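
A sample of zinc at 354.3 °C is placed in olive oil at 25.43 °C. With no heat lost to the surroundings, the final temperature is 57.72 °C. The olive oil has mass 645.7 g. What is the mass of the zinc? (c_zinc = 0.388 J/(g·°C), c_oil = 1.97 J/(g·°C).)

m ≈ 357 g

Heat lost by the zinc = heat gained by the oil:
m·0.388·(354.3 − 57.72) = 645.7·1.97·(57.72 − 25.43)
115.07 m = 41074  ⇒  m ≈ 356.9 g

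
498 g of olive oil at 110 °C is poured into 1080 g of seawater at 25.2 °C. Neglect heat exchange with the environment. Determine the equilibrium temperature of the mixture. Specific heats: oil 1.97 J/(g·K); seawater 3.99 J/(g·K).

T_f ≈ 40.9 °C

Conservation of energy gives ΣQ = 0:
498×1.97×(T − 110) + 1080×3.99×(T − 25.2) = 0
981.06(T − 110) + 4309.2(T − 25.2) = 0
(981.06 + 4309.2) T = 981.06×110 + 4309.2×25.2
T = 216508 / 5290.3 = 40.9 °C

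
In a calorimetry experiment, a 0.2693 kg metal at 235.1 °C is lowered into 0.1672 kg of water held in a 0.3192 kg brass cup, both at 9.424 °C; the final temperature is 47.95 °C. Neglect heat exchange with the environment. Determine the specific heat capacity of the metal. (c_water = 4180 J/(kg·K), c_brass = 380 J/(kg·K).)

c ≈ 627 J/(kg·K)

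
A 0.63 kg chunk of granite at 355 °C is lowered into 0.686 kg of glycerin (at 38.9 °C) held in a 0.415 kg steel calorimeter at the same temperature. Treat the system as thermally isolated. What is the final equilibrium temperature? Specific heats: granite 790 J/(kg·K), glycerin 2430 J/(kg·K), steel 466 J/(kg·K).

T_f ≈ 105.6 °C

Heat gained plus heat lost sum to zero:
0.63·790·(T − 355) + 0.686·2430·(T − 38.9) + 0.415·466·(T − 38.9) = 0
(497.7 + 1667 + 193.39) T = 497.7·355 + 1667·38.9 + 193.39·38.9
T = 249052/2358.1 ≈ 105.62 °C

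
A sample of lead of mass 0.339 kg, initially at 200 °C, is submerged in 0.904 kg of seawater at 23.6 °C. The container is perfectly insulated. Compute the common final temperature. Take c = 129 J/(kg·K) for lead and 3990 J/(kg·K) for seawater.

Conservation of energy gives ΣQ = 0:
0.339*129*(T − 200) + 0.904*3990*(T − 23.6) = 0
43.73(T − 200) + 3607(T − 23.6) = 0
(43.73 + 3607) T = 43.73*200 + 3607*23.6
T ≈ 25.71 °C

T_f ≈ 25.7 °C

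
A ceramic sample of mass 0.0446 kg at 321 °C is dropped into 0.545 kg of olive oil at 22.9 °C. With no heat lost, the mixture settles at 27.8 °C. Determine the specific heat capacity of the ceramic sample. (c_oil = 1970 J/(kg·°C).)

Setting the total heat transfer to zero:
0.0446·c·(27.8 − 321) + 0.545·1970·(27.8 − 22.9) = 0
-13.08 c = -5260.9
c = -5260.9/-13.08 ≈ 402.3 J/(kg·°C)

c ≈ 402 J/(kg·°C)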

◇ ◇ ◇ ◇ ◇

Requirement -> Down to the last line, return the data above exactly.

Result of this task ->
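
A sample of zinc at 354.3 °C is placed in olive oil at 25.43 °C. With no heat lost to the surroundings, the final temperature is 57.72 °C. The olive oil has mass 645.7 g. What is the mass of the zinc? (c_zinc = 0.388 J/(g·°C), c_oil = 1.97 J/(g·°C).)

m ≈ 357 g

Heat lost by the zinc = heat gained by the oil:
m·0.388·(354.3 − 57.72) = 645.7·1.97·(57.72 − 25.43)
115.07 m = 41074  ⇒  m ≈ 356.9 g

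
498 g of olive oil at 110 °C is poured into 1080 g of seawater at 25.2 °C. Neglect heat exchange with the environment. Determine the equilibrium temperature of the mixture. Specific heats: oil 1.97 J/(g·K); seawater 3.99 J/(g·K).

T_f ≈ 40.9 °C

Conservation of energy gives ΣQ = 0:
498×1.97×(T − 110) + 1080×3.99×(T − 25.2) = 0
981.06(T − 110) + 4309.2(T − 25.2) = 0
(981.06 + 4309.2) T = 981.06×110 + 4309.2×25.2
T = 216508 / 5290.3 = 40.9 °C

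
In a calorimetry experiment, a 0.2693 kg metal at 235.1 °C is lowered into 0.1672 kg of water held in a 0.3192 kg brass cup, both at 9.424 °C; the final temperature is 47.95 °C. Neglect heat exchange with the environment. Determine the specific heat capacity of the metal. (c_water = 4180 J/(kg·K), c_brass = 380 J/(kg·K).)

c ≈ 627 J/(kg·K)

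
A 0.63 kg chunk of granite at 355 °C is lowered into 0.686 kg of glycerin (at 38.9 °C) held in a 0.415 kg steel calorimeter at the same temperature. Treat the system as thermally isolated. What is the final equilibrium temperature? Specific heats: granite 790 J/(kg·K), glycerin 2430 J/(kg·K), steel 466 J/(kg·K).

T_f ≈ 105.6 °C

Heat gained plus heat lost sum to zero:
0.63·790·(T − 355) + 0.686·2430·(T − 38.9) + 0.415·466·(T − 38.9) = 0
(497.7 + 1667 + 193.39) T = 497.7·355 + 1667·38.9 + 193.39·38.9
T = 249052/2358.1 ≈ 105.62 °C

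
A sample of lead of mass 0.339 kg, initially at 200 °C, is submerged in 0.904 kg of seawater at 23.6 °C. The container is perfectly insulated. Compute the common final temperature. Take c = 129 J/(kg·K) for lead and 3990 J/(kg·K) for seawater.

Conservation of energy gives ΣQ = 0:
0.339*129*(T − 200) + 0.904*3990*(T − 23.6) = 0
43.73(T − 200) + 3607(T − 23.6) = 0
(43.73 + 3607) T = 43.73*200 + 3607*23.6
T ≈ 25.71 °C

T_f ≈ 25.7 °C

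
A ceramic sample of mass 0.0446 kg at 321 °C is dropped into 0.545 kg of olive oil at 22.9 °C. With no heat lost, the mixture settles at 27.8 °C. Determine the specific heat capacity of the ceramic sample. (c_oil = 1970 J/(kg·°C).)

Setting the total heat transfer to zero:
0.0446·c·(27.8 − 321) + 0.545·1970·(27.8 − 22.9) = 0
-13.08 c = -5260.9
c = -5260.9/-13.08 ≈ 402.3 J/(kg·°C)

c ≈ 402 J/(kg·°C)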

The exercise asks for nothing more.